• Your objective:
Output the full listing verbatim.

• Input material:
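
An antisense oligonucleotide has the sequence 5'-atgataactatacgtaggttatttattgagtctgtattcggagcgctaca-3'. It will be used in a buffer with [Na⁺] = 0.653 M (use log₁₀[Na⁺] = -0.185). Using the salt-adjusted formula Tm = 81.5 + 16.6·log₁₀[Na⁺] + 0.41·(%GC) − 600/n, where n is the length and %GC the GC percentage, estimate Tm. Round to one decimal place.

81.2°C

Length n = 50. C=7, A=14, G=11, T=18
G+C = 18, so %GC = 18/50 × 100 = 36%
Salt term: 16.6 × (-0.185) = -3.071
GC term: 0.41 × 36 = 14.76; length term: −600/50 = −12
Tm = 81.5 + (-3.071) + 14.76 − 12 = 81.189 → 81.2°C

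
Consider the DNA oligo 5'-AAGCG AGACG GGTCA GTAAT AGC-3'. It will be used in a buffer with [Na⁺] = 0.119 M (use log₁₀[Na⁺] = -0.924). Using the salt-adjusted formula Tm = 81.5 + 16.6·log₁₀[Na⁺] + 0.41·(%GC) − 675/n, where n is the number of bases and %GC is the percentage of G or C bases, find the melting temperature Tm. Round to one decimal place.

Length n = 23. C=4, T=3, A=8, G=8
G+C = 12, so %GC = 12/23 × 100 = 52.174%
Salt term: 16.6 × (-0.924) = -15.338
GC term: 0.41 × 52.174 = 21.391; length term: −675/23 = −29.348
Tm = 81.5 + (-15.338) + 21.391 − 29.348 = 58.205 → 58.2°C

58.2°C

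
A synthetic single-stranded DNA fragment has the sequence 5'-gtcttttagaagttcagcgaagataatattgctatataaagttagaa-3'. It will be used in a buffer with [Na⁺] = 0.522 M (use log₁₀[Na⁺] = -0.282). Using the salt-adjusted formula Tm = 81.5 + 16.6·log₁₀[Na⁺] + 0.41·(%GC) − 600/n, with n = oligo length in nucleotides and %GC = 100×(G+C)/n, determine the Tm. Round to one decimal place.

Length n = 47. Scanning the sequence gives C=4, G=9, A=18, T=16.
G+C = 13, so %GC = 13/47 × 100 = 27.66%
Salt term: 16.6 × (-0.282) = -4.681
GC term: 0.41 × 27.66 = 11.341; length term: −600/47 = −12.766
Tm = 81.5 + (-4.681) + 11.341 − 12.766 = 75.394 → 75.4°C

75.4°C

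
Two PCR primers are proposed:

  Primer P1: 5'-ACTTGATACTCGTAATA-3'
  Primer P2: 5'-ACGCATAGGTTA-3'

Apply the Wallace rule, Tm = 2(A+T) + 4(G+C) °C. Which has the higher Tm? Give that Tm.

Primer P1: A+T=12, G+C=5 → Tm = 2(12)+4(5) = 44°C
Primer P2: A+T=7, G+C=5 → Tm = 2(7)+4(5) = 34°C
44°C vs 34°C → primer P1 is higher.

Primer P1, 44°C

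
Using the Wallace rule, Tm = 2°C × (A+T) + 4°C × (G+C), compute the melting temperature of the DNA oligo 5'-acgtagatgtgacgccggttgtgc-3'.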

• Response to this task:
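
An antisense oligonucleotide has the sequence 5'-atgataactatacgtaggttatttattgagtctgtattcggagcgctaca-3'. It will be used in a buffer with [Na⁺] = 0.653 M (use log₁₀[Na⁺] = -0.185). Using the salt-adjusted formula Tm = 81.5 + 16.6·log₁₀[Na⁺] + 0.41·(%GC) − 600/n, where n is the length and %GC the GC percentage, estimate Tm. Round to one decimal place.

81.2°C

Length n = 50. C=7, A=14, G=11, T=18
G+C = 18, so %GC = 18/50 × 100 = 36%
Salt term: 16.6 × (-0.185) = -3.071
GC term: 0.41 × 36 = 14.76; length term: −600/50 = −12
Tm = 81.5 + (-3.071) + 14.76 − 12 = 81.189 → 81.2°C

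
Consider the DNA oligo 5'-AAGCG AGACG GGTCA GTAAT AGC-3'. It will be used in a buffer with [Na⁺] = 0.119 M (use log₁₀[Na⁺] = -0.924). Using the salt-adjusted formula Tm = 81.5 + 16.6·log₁₀[Na⁺] + 0.41·(%GC) − 675/n, where n is the number of bases and %GC is the percentage of G or C bases, find the melting temperature Tm. Round to one decimal place.

Length n = 23. C=4, T=3, A=8, G=8
G+C = 12, so %GC = 12/23 × 100 = 52.174%
Salt term: 16.6 × (-0.924) = -15.338
GC term: 0.41 × 52.174 = 21.391; length term: −675/23 = −29.348
Tm = 81.5 + (-15.338) + 21.391 − 29.348 = 58.205 → 58.2°C

58.2°C

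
A synthetic single-stranded DNA fragment has the sequence 5'-gtcttttagaagttcagcgaagataatattgctatataaagttagaa-3'. It will be used in a buffer with [Na⁺] = 0.522 M (use log₁₀[Na⁺] = -0.282). Using the salt-adjusted formula Tm = 81.5 + 16.6·log₁₀[Na⁺] + 0.41·(%GC) − 600/n, with n = oligo length in nucleotides and %GC = 100×(G+C)/n, determine the Tm. Round to one decimal place.

Length n = 47. Scanning the sequence gives C=4, G=9, A=18, T=16.
G+C = 13, so %GC = 13/47 × 100 = 27.66%
Salt term: 16.6 × (-0.282) = -4.681
GC term: 0.41 × 27.66 = 11.341; length term: −600/47 = −12.766
Tm = 81.5 + (-4.681) + 11.341 − 12.766 = 75.394 → 75.4°C

75.4°C

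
Two PCR primers are proposed:

  Primer P1: 5'-ACTTGATACTCGTAATA-3'
  Primer P2: 5'-ACGCATAGGTTA-3'

Apply the Wallace rule, Tm = 2(A+T) + 4(G+C) °C. Which has the higher Tm? Give that Tm.

Primer P1: A+T=12, G+C=5 → Tm = 2(12)+4(5) = 44°C
Primer P2: A+T=7, G+C=5 → Tm = 2(7)+4(5) = 34°C
44°C vs 34°C → primer P1 is higher.

Primer P1, 44°C

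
Using the Wallace rule, Tm = 2°C × (A+T) + 4°C × (G+C), compute the melting temperature of the DNA oligo 5'-acgtagatgtgacgccggttgtgc-3'.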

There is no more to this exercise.